- Task
All lines from the one that mentions "An infrastructure bond with" through the last of the entries below must be copied exactly, with both ends kept.

- Material provided
--------------------

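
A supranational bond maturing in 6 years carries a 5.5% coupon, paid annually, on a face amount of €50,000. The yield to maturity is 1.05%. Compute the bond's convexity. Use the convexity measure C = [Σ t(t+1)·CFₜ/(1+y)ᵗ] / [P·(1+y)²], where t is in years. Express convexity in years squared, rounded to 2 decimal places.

35.29

With y = 0.0105:
  t   CF        PV=CF/(1+0.0105)^t    t·PV        t(t+1)·PV
  1     2,750.00     2,721.4250     2,721.4250       5,442.8501
  2     2,750.00     2,693.1470     5,386.2940      16,158.8820
  3     2,750.00     2,665.1628     7,995.4884      31,981.9534
  4     2,750.00     2,637.4694    10,549.8774      52,749.3871
  5     2,750.00     2,610.0637    13,050.3184      78,301.9106
  6    52,750.00    49,545.5389   297,273.2336   2,080,912.6354
  Σ                 62,872.8068   336,976.6369   2,265,547.6186
P = 62,872.8068.
Convexity = Σ t(t+1)·PV / [P·(1+y)²] = 2,265,547.6186 / (62,872.8068 × 1.021110) = 35.28887.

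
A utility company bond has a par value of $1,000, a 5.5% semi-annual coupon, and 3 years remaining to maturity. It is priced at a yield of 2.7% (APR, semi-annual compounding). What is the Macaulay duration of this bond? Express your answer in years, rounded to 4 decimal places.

2.8149 years

Periodic yield y = 0.0135. Discount each cash flow and weight by its period:
  t   CF        PV=CF/(1+0.0135)^t    t·PV
  1        27.50        27.1337        27.1337
  2        27.50        26.7723        53.5445
  3        27.50        26.4157        79.2470
  4        27.50        26.0638       104.2552
  5        27.50        25.7166       128.5831
  6     1,027.50       948.0676     5,688.4057
  Σ                  1,080.1697     6,081.1692
Price P = Σ PV = 1,080.1697.
Macaulay duration = Σ(t·PV) / P = 6,081.1692 / 1,080.1697 = 5.62983 half-year periods.
In years: 5.62983 / 2 = 2.81491 years.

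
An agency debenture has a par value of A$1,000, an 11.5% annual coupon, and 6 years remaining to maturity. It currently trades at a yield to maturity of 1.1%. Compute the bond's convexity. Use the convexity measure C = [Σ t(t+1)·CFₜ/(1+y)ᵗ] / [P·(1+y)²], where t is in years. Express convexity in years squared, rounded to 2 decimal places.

31.51

With y = 0.011:
  t   CF        PV=CF/(1+0.011)^t    t·PV        t(t+1)·PV
  1       115.00       113.7488       113.7488         227.4975
  2       115.00       112.5111       225.0223         675.0668
  3       115.00       111.2870       333.8610       1,335.4438
  4       115.00       110.0761       440.3046       2,201.5229
  5       115.00       108.8785       544.3924       3,266.3545
  6     1,115.00     1,044.1621     6,264.9727      43,854.8090
  Σ                  1,600.6636     7,922.3017      51,560.6947
P = 1,600.6636.
Convexity = Σ t(t+1)·PV / [P·(1+y)²] = 51,560.6947 / (1,600.6636 × 1.022121) = 31.51493.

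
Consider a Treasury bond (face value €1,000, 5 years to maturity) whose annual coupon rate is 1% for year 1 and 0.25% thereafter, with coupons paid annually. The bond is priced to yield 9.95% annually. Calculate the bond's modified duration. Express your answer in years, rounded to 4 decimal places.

Periodic yield y = 0.0995. First find Macaulay duration:
  t   CF        PV=CF/(1+0.0995)^t    t·PV
  1        10.00         9.0950         9.0950
  2         2.50         2.0680         4.1360
  3         2.50         1.8809         5.6426
  4         2.50         1.7106         6.8426
  5     1,002.50       623.8903     3,119.4514
  Σ                    638.6448     3,145.1675
P = 638.6448; Macaulay duration = 3,145.1675 / 638.6448 = 4.92475 years.
Modified duration = D_Mac / (1 + y) = 4.92475 / 1.0995 = 4.47908 years.

4.4791 years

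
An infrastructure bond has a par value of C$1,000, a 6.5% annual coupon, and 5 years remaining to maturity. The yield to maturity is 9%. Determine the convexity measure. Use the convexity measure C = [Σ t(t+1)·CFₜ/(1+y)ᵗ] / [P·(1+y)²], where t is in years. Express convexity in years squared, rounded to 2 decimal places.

21.20

With y = 0.09:
  t   CF        PV=CF/(1+0.09)^t    t·PV        t(t+1)·PV
  1        65.00        59.6330        59.6330         119.2661
  2        65.00        54.7092       109.4184         328.2552
  3        65.00        50.1919       150.5758         602.3031
  4        65.00        46.0476       184.1906         920.9528
  5     1,065.00       692.1769     3,460.8846      20,765.3078
  Σ                    902.7587     3,964.7024      22,736.0849
P = 902.7587.
Convexity = Σ t(t+1)·PV / [P·(1+y)²] = 22,736.0849 / (902.7587 × 1.188100) = 21.19781.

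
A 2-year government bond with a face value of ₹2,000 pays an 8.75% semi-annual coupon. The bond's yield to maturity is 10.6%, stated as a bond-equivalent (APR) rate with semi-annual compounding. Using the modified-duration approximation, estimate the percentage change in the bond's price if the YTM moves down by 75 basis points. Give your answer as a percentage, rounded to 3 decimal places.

Periodic yield y = 0.053. Modified duration first:
  t   CF        PV=CF/(1+0.053)^t    t·PV
  1        87.50        83.0959        83.0959
  2        87.50        78.9135       157.8270
  3        87.50        74.9416       224.8248
  4     2,087.50     1,697.9035     6,791.6139
  Σ                  1,934.8545     7,257.3616
P = 1,934.8545; D_Mac = 3.75086 half-year periods = 1.87543 yrs; D_mod = 1.87543/(1+0.053) = 1.78103 yrs.
ΔP/P ≈ -D_mod · Δy = -1.78103 × (-0.0075) = +0.013358 = +1.3358%.

+1.336%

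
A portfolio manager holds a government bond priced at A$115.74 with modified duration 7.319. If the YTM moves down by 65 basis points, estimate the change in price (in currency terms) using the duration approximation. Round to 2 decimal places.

Duration approximation: ΔP/P ≈ -D_mod · Δy = -7.319 × (-0.0065) = +0.0475735.
ΔP ≈ 115.74 × (+0.0475735) = +5.50615689.

+A$5.51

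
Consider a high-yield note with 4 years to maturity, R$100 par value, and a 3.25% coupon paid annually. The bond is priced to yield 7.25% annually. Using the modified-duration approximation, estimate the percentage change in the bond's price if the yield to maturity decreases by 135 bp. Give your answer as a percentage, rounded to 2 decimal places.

+4.78%

Periodic yield y = 0.0725. Modified duration first:
  t   CF        PV=CF/(1+0.0725)^t    t·PV
  1         3.25         3.0303         3.0303
  2         3.25         2.8255         5.6509
  3         3.25         2.6345         7.9034
  4       103.25        78.0371       312.1482
  Σ                     86.5273       328.7328
P = 86.5273; D_Mac = 3.79918 yrs; D_mod = 3.79918/(1+0.0725) = 3.54236 yrs.
ΔP/P ≈ -D_mod · Δy = -3.54236 × (-0.0135) = +0.047822 = +4.7822%.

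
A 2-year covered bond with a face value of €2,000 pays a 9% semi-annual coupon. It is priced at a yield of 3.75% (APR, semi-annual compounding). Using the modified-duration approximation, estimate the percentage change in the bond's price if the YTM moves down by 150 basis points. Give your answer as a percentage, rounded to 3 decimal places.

+2.770%

Periodic yield y = 0.01875. Modified duration first:
  t   CF        PV=CF/(1+0.01875)^t    t·PV
  1        90.00        88.3436        88.3436
  2        90.00        86.7176       173.4352
  3        90.00        85.1216       255.3647
  4     2,090.00     1,940.3309     7,761.3236
  Σ                  2,200.5136     8,278.4671
P = 2,200.5136; D_Mac = 3.76206 half-year periods = 1.88103 yrs; D_mod = 1.88103/(1+0.01875) = 1.84641 yrs.
ΔP/P ≈ -D_mod · Δy = -1.84641 × (-0.015) = +0.027696 = +2.7696%.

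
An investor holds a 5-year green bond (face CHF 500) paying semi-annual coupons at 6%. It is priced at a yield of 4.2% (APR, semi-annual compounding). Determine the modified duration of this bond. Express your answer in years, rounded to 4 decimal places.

4.3296 years

Periodic yield y = 0.021. First find Macaulay duration:
  t   CF        PV=CF/(1+0.021)^t    t·PV
  1        15.00        14.6915        14.6915
  2        15.00        14.3893        28.7786
  3        15.00        14.0933        42.2800
  4        15.00        13.8035        55.2139
  5        15.00        13.5196        67.5978
  6        15.00        13.2415        79.4489
  7        15.00        12.9691        90.7840
  8        15.00        12.7024       101.6191
  9        15.00        12.4411       111.9701
  10      515.00       418.3597     4,183.5967
  Σ                    540.2110     4,775.9805
P = 540.2110; Macaulay duration = 4,775.9805 / 540.2110 = 8.84095 half-year periods = 4.42048 years.
Modified duration = D_Mac / (1 + y) = 4.42048 / 1.021 = 4.32956 years.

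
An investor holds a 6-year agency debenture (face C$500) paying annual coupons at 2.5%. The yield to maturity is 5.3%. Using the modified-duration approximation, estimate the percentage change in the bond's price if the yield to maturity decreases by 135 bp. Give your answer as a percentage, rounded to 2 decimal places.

+7.20%

Periodic yield y = 0.053. Modified duration first:
  t   CF        PV=CF/(1+0.053)^t    t·PV
  1        12.50        11.8708        11.8708
  2        12.50        11.2734        22.5467
  3        12.50        10.7059        32.1178
  4        12.50        10.1671        40.6683
  5        12.50         9.6554        48.2768
  6       512.50       375.9444     2,255.6665
  Σ                    429.6170     2,411.1470
P = 429.6170; D_Mac = 5.61232 yrs; D_mod = 5.61232/(1+0.053) = 5.32984 yrs.
ΔP/P ≈ -D_mod · Δy = -5.32984 × (-0.0135) = +0.071953 = +7.1953%.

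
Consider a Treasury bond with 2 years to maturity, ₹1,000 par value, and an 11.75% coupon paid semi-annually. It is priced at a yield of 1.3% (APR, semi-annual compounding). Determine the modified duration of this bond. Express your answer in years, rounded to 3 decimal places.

1.843 years

Periodic yield y = 0.0065. First find Macaulay duration:
  t   CF        PV=CF/(1+0.0065)^t    t·PV
  1        58.75        58.3706        58.3706
  2        58.75        57.9936       115.9873
  3        58.75        57.6191       172.8573
  4     1,058.75     1,031.6641     4,126.6563
  Σ                  1,205.6474     4,473.8715
P = 1,205.6474; Macaulay duration = 4,473.8715 / 1,205.6474 = 3.71076 half-year periods = 1.85538 years.
Modified duration = D_Mac / (1 + y) = 1.85538 / 1.0065 = 1.84340 years.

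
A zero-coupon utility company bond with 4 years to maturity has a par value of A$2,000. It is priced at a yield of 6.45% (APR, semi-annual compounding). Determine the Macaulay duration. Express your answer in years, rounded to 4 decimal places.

A zero-coupon bond has a single cash flow at maturity, so its Macaulay duration equals its maturity: 4 years.
(Equivalently: 8 semi-annual periods ÷ 2 = 4 years.)

4.0000 years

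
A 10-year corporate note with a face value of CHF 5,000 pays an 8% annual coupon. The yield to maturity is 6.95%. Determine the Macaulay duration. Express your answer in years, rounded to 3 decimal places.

Periodic yield y = 0.0695. Discount each cash flow and weight by its year:
  t   CF        PV=CF/(1+0.0695)^t    t·PV
  1       400.00       374.0065       374.0065
  2       400.00       349.7022       699.4045
  3       400.00       326.9773       980.9319
  4       400.00       305.7291     1,222.9166
  5       400.00       285.8617     1,429.3087
  6       400.00       267.2854     1,603.7125
  7       400.00       249.9162     1,749.4136
  8       400.00       233.6758     1,869.4061
  9       400.00       218.4907     1,966.4160
  10    5,400.00     2,757.9467    27,579.4671
  Σ                  5,369.5918    39,474.9837
Price P = Σ PV = 5,369.5918.
Macaulay duration = Σ(t·PV) / P = 39,474.9837 / 5,369.5918 = 7.35158 years.

7.352 years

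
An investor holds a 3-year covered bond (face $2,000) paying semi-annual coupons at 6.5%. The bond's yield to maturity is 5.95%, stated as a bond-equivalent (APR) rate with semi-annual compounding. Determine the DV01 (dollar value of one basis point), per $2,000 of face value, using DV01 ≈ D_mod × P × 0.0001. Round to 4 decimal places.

Periodic yield y = 0.02975.
  t   CF        PV=CF/(1+0.02975)^t    t·PV
  1        65.00        63.1221        63.1221
  2        65.00        61.2985       122.5970
  3        65.00        59.5275       178.5826
  4        65.00        57.8078       231.2310
  5        65.00        56.1377       280.6883
  6     2,065.00     1,731.9257    10,391.5541
  Σ                  2,029.8193    11,267.7752
P = 2,029.8193; D_Mac = 5.55112 half-year periods = 2.77556 yrs; D_mod = 2.69537 yrs.
DV01 ≈ 2.69537 × 2,029.8193 × 0.0001 = 0.547112.

$0.5471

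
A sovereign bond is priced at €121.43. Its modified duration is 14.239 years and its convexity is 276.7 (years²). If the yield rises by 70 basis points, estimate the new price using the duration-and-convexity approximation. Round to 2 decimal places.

€110.15

Duration effect: -D_mod·Δy = -14.239 × (+0.007) = -0.099673
Convexity effect: ½·C·(Δy)² = 0.5 × 276.7 × (0.007)² = +0.00677915
ΔP/P ≈ -0.099673 + 0.00677915 = -0.09289385
New price ≈ 121.43 × (1 - 0.09289385) = 110.1498997945.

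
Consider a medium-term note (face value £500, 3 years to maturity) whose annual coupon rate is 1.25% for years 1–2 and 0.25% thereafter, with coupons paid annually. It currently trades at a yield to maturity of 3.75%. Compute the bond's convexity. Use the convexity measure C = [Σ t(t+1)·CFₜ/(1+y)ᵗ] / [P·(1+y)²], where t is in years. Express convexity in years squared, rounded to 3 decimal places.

With y = 0.0375:
  t   CF        PV=CF/(1+0.0375)^t    t·PV        t(t+1)·PV
  1         6.25         6.0241         6.0241          12.0482
  2         6.25         5.8064        11.6127          34.8381
  3       501.25       448.8385     1,346.5154       5,386.0616
  Σ                    460.6689     1,364.1522       5,432.9479
P = 460.6689.
Convexity = Σ t(t+1)·PV / [P·(1+y)²] = 5,432.9479 / (460.6689 × 1.076406) = 10.95646.

10.956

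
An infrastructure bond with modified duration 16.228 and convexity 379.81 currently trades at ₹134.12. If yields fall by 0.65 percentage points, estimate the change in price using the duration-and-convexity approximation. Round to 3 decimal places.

+₹15.223

Duration effect: -D_mod·Δy = -16.228 × (-0.0065) = +0.105482
Convexity effect: ½·C·(Δy)² = 0.5 × 379.81 × (-0.0065)² = +0.00802348625
ΔP/P ≈ +0.105482 + 0.00802348625 = +0.11350548625
ΔP ≈ 134.12 × (+0.11350548625) = +15.22335581585.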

--------------------

- Response
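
An infrastructure bond with modified duration 16.228 and convexity 379.81 currently trades at ₹134.12. If yields fall by 0.65 percentage points, estimate the change in price using the duration-and-convexity approximation. Round to 3 decimal places.

+₹15.223

Duration effect: -D_mod·Δy = -16.228 × (-0.0065) = +0.105482
Convexity effect: ½·C·(Δy)² = 0.5 × 379.81 × (-0.0065)² = +0.00802348625
ΔP/P ≈ +0.105482 + 0.00802348625 = +0.11350548625
ΔP ≈ 134.12 × (+0.11350548625) = +15.22335581585.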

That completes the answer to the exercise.